** Opening Information supplied block **

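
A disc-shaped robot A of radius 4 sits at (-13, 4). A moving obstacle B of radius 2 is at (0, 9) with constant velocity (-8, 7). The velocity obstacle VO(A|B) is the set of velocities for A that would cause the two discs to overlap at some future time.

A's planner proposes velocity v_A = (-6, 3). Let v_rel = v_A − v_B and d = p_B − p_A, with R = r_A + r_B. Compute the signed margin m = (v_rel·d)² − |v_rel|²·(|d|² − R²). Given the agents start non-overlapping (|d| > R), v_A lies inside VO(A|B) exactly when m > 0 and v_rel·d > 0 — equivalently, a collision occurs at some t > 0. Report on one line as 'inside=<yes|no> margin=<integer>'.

d = (13, 5),  |d|² = 194;  R = 4+2 = 6,  c = 194−6² = 158
v_rel = (2, -4),  |v_rel|² = 20;  v_rel·d = (2)·(13) + (-4)·(5) = 6
20·t² − 12·t + 158 = 0  ⇒  m = 6² − 20·158 = -3124
m = -3124 < 0,  v_rel·d = 6 > 0  ⇒  outside

inside=no margin=-3124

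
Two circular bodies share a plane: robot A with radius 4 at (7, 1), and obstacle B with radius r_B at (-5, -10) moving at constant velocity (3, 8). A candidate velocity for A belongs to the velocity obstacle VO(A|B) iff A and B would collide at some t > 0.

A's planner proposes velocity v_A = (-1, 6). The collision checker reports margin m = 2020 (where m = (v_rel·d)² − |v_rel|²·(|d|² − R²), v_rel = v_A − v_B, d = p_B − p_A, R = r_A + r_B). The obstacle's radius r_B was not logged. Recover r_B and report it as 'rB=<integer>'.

m = 2020
d = (-12, -11);  v_rel = (-4, -2),  |v_rel|² = 20
v_rel×d = (-4)·(-11) − (-2)·(-12) = 20
since m = R²·20 − 20²:  R² = (400 + 2020) / 20 = 121
R = √121 = 11  ⇒  r_B = 11 − 4 = 7

rB=7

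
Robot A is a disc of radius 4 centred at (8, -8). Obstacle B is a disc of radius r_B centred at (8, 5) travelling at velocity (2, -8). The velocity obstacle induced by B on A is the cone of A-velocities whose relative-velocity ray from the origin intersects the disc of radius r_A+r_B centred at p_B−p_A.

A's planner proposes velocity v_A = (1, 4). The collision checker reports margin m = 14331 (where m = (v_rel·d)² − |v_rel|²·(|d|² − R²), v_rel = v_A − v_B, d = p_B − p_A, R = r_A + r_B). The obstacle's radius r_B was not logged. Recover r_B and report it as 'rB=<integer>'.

m = 14331
d = (0, 13);  v_rel = (-1, 12),  |v_rel|² = 145
v_rel×d = (-1)·(13) − (12)·(0) = -13
since m = R²·145 − (-13)²:  R² = (169 + 14331) / 145 = 100
R = √100 = 10  ⇒  r_B = 10 − 4 = 6

rB=6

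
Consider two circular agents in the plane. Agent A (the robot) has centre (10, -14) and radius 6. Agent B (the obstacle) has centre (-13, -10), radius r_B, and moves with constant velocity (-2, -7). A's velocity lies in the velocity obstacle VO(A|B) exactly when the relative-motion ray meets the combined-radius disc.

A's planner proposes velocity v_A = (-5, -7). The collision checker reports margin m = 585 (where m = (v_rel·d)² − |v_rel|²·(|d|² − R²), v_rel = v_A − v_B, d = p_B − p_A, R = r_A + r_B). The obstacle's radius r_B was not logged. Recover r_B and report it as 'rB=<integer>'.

m = 585
d = (-23, 4);  v_rel = (-3, 0),  |v_rel|² = 9
v_rel×d = (-3)·(4) − (0)·(-23) = -12
since m = R²·9 − (-12)²:  R² = (144 + 585) / 9 = 81
R = √81 = 9  ⇒  r_B = 9 − 6 = 3

rB=3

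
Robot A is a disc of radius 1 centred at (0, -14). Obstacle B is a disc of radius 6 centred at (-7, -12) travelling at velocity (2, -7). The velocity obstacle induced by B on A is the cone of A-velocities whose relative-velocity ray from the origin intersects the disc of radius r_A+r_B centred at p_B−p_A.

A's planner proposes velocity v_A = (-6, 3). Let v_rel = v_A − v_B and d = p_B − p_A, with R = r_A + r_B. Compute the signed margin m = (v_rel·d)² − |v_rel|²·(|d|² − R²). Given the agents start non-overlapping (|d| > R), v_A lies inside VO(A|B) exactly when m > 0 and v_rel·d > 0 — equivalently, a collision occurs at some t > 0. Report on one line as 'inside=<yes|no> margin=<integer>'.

d = (-7, 2),  |d|² = 53;  R = 1+6 = 7,  c = 53−7² = 4
v_rel = (-8, 10),  |v_rel|² = 164;  v_rel·d = (-8)·(-7) + (10)·(2) = 76
164·t² − 152·t + 4 = 0  ⇒  m = 76² − 164·4 = 5120
m = 5120 > 0,  v_rel·d = 76 > 0  ⇒  inside

inside=yes margin=5120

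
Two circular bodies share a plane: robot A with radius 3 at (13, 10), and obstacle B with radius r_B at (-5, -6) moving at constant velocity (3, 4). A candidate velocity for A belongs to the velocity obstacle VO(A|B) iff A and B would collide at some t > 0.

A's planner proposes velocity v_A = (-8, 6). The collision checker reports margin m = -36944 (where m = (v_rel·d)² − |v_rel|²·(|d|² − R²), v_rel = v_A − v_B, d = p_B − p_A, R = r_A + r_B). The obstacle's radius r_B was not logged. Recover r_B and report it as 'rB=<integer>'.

m = -36944
d = (-18, -16);  v_rel = (-11, 2),  |v_rel|² = 125
v_rel×d = (-11)·(-16) − (2)·(-18) = 212
since m = R²·125 − 212²:  R² = (44944 + -36944) / 125 = 64
R = √64 = 8  ⇒  r_B = 8 − 3 = 5

rB=5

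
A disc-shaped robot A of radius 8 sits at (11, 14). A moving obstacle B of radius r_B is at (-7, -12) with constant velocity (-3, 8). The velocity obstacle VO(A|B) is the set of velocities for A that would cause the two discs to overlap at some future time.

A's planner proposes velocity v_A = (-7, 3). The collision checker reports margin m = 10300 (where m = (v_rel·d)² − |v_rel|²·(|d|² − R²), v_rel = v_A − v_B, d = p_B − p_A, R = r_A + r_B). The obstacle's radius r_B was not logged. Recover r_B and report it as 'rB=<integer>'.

m = 10300
d = (-18, -26);  v_rel = (-4, -5),  |v_rel|² = 41
v_rel×d = (-4)·(-26) − (-5)·(-18) = 14
since m = R²·41 − 14²:  R² = (196 + 10300) / 41 = 256
R = √256 = 16  ⇒  r_B = 16 − 8 = 8

rB=8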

** Closing Information supplied block **

## Problem:
Gather each line in the entries above where the string "collide" is found.

## Expected answer:
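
Two circular bodies share a plane: robot A with radius 4 at (7, 1), and obstacle B with radius r_B at (-5, -10) moving at constant velocity (3, 8). A candidate velocity for A belongs to the velocity obstacle VO(A|B) iff A and B would collide at some t > 0.
Two circular bodies share a plane: robot A with radius 3 at (13, 10), and obstacle B with radius r_B at (-5, -6) moving at constant velocity (3, 4). A candidate velocity for A belongs to the velocity obstacle VO(A|B) iff A and B would collide at some t > 0.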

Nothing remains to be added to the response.